'''

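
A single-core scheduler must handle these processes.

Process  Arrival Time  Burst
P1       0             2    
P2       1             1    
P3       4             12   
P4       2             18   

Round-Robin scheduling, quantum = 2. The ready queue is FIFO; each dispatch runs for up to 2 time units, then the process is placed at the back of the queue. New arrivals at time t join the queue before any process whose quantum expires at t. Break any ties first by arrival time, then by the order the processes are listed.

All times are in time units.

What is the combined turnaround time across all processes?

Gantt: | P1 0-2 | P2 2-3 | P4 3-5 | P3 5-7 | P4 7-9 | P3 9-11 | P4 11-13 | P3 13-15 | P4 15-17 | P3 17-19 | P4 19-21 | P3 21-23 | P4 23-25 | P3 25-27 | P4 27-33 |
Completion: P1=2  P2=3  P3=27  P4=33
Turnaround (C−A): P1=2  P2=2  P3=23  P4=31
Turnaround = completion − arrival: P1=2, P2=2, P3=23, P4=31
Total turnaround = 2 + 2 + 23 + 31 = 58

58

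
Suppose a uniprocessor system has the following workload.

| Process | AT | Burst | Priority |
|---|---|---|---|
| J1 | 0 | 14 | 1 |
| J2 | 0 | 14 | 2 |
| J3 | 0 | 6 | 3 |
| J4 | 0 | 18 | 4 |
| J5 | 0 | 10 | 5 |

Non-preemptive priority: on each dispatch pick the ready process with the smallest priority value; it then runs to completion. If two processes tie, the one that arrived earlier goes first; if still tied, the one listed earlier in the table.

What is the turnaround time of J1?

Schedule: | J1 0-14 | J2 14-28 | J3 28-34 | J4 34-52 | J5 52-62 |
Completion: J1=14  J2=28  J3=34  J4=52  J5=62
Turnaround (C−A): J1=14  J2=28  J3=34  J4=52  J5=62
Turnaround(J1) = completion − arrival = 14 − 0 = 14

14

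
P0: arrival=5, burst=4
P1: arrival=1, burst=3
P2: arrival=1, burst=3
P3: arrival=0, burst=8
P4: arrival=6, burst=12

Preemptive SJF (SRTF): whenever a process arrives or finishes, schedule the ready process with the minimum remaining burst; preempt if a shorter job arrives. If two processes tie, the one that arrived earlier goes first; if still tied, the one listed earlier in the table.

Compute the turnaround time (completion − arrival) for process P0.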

'''

# [Problem to solve]
Transcribe all entries word for word.

# [Reply]
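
A single-core scheduler must handle these processes.

Process  Arrival Time  Burst
P1       0             2    
P2       1             1    
P3       4             12   
P4       2             18   

Round-Robin scheduling, quantum = 2. The ready queue is FIFO; each dispatch runs for up to 2 time units, then the process is placed at the back of the queue. New arrivals at time t join the queue before any process whose quantum expires at t. Break any ties first by arrival time, then by the order the processes are listed.

All times are in time units.

What is the combined turnaround time across all processes?

Gantt: | P1 0-2 | P2 2-3 | P4 3-5 | P3 5-7 | P4 7-9 | P3 9-11 | P4 11-13 | P3 13-15 | P4 15-17 | P3 17-19 | P4 19-21 | P3 21-23 | P4 23-25 | P3 25-27 | P4 27-33 |
Completion: P1=2  P2=3  P3=27  P4=33
Turnaround (C−A): P1=2  P2=2  P3=23  P4=31
Turnaround = completion − arrival: P1=2, P2=2, P3=23, P4=31
Total turnaround = 2 + 2 + 23 + 31 = 58

58

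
Suppose a uniprocessor system has the following workload.

| Process | AT | Burst | Priority |
|---|---|---|---|
| J1 | 0 | 14 | 1 |
| J2 | 0 | 14 | 2 |
| J3 | 0 | 6 | 3 |
| J4 | 0 | 18 | 4 |
| J5 | 0 | 10 | 5 |

Non-preemptive priority: on each dispatch pick the ready process with the smallest priority value; it then runs to completion. If two processes tie, the one that arrived earlier goes first; if still tied, the one listed earlier in the table.

What is the turnaround time of J1?

Schedule: | J1 0-14 | J2 14-28 | J3 28-34 | J4 34-52 | J5 52-62 |
Completion: J1=14  J2=28  J3=34  J4=52  J5=62
Turnaround (C−A): J1=14  J2=28  J3=34  J4=52  J5=62
Turnaround(J1) = completion − arrival = 14 − 0 = 14

14

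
P0: arrival=5, burst=4
P1: arrival=1, burst=3
P2: arrival=1, burst=3
P3: arrival=0, burst=8
P4: arrival=6, burst=12

Preemptive SJF (SRTF): whenever a process arrives or finishes, schedule the ready process with the minimum remaining burst; preempt if a shorter job arrives. If two processes tie, the one that arrived earlier goes first; if still tied, the one listed earlier in the table.

Compute the turnaround time (completion − arrival) for process P0.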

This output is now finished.